((

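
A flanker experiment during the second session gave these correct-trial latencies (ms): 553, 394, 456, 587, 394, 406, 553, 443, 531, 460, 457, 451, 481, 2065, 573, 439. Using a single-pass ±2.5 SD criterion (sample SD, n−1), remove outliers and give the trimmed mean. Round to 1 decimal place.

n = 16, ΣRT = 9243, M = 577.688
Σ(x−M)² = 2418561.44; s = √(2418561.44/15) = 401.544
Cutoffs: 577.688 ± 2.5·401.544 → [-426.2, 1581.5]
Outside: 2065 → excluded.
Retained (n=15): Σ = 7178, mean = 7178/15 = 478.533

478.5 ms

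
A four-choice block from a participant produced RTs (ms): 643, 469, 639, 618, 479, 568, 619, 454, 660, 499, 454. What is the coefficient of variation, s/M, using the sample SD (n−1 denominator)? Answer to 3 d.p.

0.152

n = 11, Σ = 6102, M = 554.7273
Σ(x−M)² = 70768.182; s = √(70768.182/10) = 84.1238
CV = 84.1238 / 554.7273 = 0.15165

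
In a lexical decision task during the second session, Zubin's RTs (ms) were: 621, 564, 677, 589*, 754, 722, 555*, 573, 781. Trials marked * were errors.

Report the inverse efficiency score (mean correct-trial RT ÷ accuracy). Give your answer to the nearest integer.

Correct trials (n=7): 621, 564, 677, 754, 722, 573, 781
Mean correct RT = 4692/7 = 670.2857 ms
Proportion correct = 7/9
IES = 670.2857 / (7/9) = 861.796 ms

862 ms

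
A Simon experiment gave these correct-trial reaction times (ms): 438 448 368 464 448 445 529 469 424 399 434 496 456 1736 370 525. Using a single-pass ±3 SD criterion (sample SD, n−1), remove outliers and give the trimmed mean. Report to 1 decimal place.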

))

• PROBLEM DESCRIPTION:
Repeat every line of the data verbatim.

• OUTPUT FOR THIS EXERCISE:
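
A flanker experiment during the second session gave these correct-trial latencies (ms): 553, 394, 456, 587, 394, 406, 553, 443, 531, 460, 457, 451, 481, 2065, 573, 439. Using a single-pass ±2.5 SD criterion (sample SD, n−1), remove outliers and give the trimmed mean. Round to 1 decimal place.

n = 16, ΣRT = 9243, M = 577.688
Σ(x−M)² = 2418561.44; s = √(2418561.44/15) = 401.544
Cutoffs: 577.688 ± 2.5·401.544 → [-426.2, 1581.5]
Outside: 2065 → excluded.
Retained (n=15): Σ = 7178, mean = 7178/15 = 478.533

478.5 ms

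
A four-choice block from a participant produced RTs (ms): 643, 469, 639, 618, 479, 568, 619, 454, 660, 499, 454. What is the coefficient of variation, s/M, using the sample SD (n−1 denominator)? Answer to 3 d.p.

0.152

n = 11, Σ = 6102, M = 554.7273
Σ(x−M)² = 70768.182; s = √(70768.182/10) = 84.1238
CV = 84.1238 / 554.7273 = 0.15165

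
In a lexical decision task during the second session, Zubin's RTs (ms) were: 621, 564, 677, 589*, 754, 722, 555*, 573, 781. Trials marked * were errors.

Report the inverse efficiency score (mean correct-trial RT ÷ accuracy). Give your answer to the nearest integer.

Correct trials (n=7): 621, 564, 677, 754, 722, 573, 781
Mean correct RT = 4692/7 = 670.2857 ms
Proportion correct = 7/9
IES = 670.2857 / (7/9) = 861.796 ms

862 ms

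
A Simon experiment gave these correct-trial reaction times (ms): 438 448 368 464 448 445 529 469 424 399 434 496 456 1736 370 525. Using a single-pass ±3 SD criterion (sample SD, n−1), remove outliers and give the trimmed mean. Report to 1 decimal place.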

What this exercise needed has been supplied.